[Dataset excerpts]:
..........

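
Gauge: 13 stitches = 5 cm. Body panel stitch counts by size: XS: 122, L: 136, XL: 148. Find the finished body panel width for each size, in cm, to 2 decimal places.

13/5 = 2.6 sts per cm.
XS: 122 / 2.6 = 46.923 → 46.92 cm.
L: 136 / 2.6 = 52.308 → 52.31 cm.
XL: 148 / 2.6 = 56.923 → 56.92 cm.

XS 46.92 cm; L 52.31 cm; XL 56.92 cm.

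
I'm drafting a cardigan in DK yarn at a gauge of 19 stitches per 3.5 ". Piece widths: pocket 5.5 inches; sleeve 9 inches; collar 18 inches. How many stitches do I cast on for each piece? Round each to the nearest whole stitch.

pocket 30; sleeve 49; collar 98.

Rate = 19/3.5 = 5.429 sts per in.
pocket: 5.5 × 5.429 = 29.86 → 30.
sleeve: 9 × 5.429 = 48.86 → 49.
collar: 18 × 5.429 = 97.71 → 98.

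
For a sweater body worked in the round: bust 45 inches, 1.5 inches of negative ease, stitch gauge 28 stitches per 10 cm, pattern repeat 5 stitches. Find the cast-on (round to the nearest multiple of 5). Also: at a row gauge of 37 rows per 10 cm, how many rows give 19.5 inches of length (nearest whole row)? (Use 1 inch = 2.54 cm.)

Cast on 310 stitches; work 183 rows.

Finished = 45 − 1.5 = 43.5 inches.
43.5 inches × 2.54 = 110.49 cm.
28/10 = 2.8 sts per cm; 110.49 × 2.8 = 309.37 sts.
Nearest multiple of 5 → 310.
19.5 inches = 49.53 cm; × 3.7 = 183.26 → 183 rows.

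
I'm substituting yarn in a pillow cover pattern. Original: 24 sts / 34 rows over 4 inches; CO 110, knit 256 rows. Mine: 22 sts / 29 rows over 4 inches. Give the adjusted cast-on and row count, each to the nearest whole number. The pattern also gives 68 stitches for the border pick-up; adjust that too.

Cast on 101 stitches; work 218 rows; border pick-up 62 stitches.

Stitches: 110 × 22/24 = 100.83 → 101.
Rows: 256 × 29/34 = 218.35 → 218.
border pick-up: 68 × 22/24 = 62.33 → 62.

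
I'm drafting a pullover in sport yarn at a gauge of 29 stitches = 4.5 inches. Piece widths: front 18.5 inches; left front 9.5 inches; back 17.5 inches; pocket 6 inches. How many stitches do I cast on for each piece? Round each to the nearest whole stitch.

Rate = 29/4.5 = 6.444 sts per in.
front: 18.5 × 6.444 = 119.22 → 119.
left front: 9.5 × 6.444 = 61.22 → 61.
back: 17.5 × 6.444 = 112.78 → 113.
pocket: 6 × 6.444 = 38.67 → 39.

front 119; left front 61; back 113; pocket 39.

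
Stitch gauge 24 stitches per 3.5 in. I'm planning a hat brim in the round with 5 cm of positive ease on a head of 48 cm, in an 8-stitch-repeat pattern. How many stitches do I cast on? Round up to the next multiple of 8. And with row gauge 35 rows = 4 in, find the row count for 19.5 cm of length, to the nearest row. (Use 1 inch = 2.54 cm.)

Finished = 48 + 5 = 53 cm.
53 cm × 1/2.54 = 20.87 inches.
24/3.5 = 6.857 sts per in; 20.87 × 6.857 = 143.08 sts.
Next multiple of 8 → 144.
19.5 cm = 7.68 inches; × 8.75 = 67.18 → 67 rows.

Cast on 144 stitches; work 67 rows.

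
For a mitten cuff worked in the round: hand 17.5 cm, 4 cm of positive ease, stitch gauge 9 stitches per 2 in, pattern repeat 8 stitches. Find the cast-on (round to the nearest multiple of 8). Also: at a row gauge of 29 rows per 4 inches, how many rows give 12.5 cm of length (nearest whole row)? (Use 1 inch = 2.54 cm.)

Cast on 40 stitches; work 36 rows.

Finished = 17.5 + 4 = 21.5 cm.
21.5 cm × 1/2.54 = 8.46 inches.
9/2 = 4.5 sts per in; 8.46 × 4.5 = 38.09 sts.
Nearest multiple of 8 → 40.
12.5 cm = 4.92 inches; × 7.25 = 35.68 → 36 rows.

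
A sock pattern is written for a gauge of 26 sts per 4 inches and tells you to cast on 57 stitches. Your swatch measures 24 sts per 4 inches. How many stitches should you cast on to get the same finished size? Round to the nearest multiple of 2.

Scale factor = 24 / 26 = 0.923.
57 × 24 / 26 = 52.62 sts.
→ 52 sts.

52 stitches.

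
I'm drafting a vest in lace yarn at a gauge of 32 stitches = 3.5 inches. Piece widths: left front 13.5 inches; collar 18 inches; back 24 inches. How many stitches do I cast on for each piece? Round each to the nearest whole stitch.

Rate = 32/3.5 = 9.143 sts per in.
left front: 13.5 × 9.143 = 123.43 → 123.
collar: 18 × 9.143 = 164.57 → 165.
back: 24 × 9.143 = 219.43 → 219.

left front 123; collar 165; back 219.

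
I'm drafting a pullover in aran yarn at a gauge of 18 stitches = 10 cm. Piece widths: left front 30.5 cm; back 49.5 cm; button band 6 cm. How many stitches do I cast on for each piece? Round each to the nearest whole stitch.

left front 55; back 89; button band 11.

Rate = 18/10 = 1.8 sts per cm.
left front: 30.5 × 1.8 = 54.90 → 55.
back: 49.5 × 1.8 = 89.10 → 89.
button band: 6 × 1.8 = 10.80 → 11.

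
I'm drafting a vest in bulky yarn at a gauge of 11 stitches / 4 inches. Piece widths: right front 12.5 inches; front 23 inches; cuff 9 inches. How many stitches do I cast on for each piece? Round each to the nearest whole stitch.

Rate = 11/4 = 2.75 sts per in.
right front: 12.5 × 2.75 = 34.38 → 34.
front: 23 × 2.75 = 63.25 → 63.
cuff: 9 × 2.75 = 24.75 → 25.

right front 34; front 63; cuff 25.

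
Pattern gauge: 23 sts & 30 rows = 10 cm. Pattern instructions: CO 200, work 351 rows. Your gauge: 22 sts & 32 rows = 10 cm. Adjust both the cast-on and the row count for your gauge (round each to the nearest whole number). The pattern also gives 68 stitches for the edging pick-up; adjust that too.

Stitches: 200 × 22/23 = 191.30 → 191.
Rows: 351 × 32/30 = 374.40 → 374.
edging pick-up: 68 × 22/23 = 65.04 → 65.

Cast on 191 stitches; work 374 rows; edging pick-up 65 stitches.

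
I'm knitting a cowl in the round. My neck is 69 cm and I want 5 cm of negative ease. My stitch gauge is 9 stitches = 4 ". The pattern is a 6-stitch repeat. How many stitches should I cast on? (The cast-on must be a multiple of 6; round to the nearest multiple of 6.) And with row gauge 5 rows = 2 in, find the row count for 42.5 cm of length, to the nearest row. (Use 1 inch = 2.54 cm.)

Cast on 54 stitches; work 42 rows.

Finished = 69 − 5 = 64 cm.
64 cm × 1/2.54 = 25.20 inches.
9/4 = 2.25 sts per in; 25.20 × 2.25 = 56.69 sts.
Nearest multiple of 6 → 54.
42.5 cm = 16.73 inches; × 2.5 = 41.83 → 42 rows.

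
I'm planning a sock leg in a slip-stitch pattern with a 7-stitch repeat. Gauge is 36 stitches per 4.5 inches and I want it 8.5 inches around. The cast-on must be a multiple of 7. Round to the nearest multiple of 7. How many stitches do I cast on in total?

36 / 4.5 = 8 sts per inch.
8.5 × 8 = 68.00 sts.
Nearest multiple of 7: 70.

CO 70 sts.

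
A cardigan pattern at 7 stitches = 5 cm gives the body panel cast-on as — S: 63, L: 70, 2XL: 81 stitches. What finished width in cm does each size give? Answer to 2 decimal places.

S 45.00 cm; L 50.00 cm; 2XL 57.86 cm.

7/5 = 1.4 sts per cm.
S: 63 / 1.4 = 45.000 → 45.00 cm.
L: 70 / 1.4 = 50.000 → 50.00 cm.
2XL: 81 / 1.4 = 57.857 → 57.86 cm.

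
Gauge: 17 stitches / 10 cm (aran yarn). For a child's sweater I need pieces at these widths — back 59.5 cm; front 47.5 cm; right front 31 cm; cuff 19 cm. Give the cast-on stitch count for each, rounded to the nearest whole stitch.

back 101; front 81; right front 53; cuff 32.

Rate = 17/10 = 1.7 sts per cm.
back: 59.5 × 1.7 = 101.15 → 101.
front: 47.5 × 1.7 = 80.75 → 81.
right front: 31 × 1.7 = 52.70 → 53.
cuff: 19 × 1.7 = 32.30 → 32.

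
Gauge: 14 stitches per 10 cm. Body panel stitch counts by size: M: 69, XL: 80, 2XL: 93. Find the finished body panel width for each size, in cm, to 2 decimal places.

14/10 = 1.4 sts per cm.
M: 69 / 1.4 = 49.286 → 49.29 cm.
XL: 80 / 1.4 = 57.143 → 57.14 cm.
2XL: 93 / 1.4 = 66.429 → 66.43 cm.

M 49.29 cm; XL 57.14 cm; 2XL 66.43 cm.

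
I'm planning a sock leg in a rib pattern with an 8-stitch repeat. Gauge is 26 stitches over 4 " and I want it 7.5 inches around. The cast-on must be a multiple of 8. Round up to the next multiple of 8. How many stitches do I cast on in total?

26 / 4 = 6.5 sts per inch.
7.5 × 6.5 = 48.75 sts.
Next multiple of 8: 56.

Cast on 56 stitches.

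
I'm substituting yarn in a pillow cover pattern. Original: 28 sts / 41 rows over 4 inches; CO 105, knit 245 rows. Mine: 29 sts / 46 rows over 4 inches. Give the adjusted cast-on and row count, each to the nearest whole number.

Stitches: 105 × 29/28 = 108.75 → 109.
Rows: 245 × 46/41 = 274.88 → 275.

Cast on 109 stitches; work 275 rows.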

..........

[Directions]:
What you return must be the line that contains "Gauge: 14 stitches" followed by every remaining line of the material, all exactly as written and nothing more.

[Written response]:
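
Gauge: 14 stitches per 10 cm. Body panel stitch counts by size: M: 69, XL: 80, 2XL: 93. Find the finished body panel width for each size, in cm, to 2 decimal places.

14/10 = 1.4 sts per cm.
M: 69 / 1.4 = 49.286 → 49.29 cm.
XL: 80 / 1.4 = 57.143 → 57.14 cm.
2XL: 93 / 1.4 = 66.429 → 66.43 cm.

M 49.29 cm; XL 57.14 cm; 2XL 66.43 cm.

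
I'm planning a sock leg in a rib pattern with an 8-stitch repeat. Gauge is 26 stitches over 4 " and I want it 7.5 inches around. The cast-on must be a multiple of 8. Round up to the next multiple of 8. How many stitches do I cast on in total?

26 / 4 = 6.5 sts per inch.
7.5 × 6.5 = 48.75 sts.
Next multiple of 8: 56.

Cast on 56 stitches.

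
I'm substituting yarn in a pillow cover pattern. Original: 28 sts / 41 rows over 4 inches; CO 105, knit 245 rows. Mine: 29 sts / 46 rows over 4 inches. Give the adjusted cast-on and row count, each to the nearest whole number.

Stitches: 105 × 29/28 = 108.75 → 109.
Rows: 245 × 46/41 = 274.88 → 275.

Cast on 109 stitches; work 275 rows.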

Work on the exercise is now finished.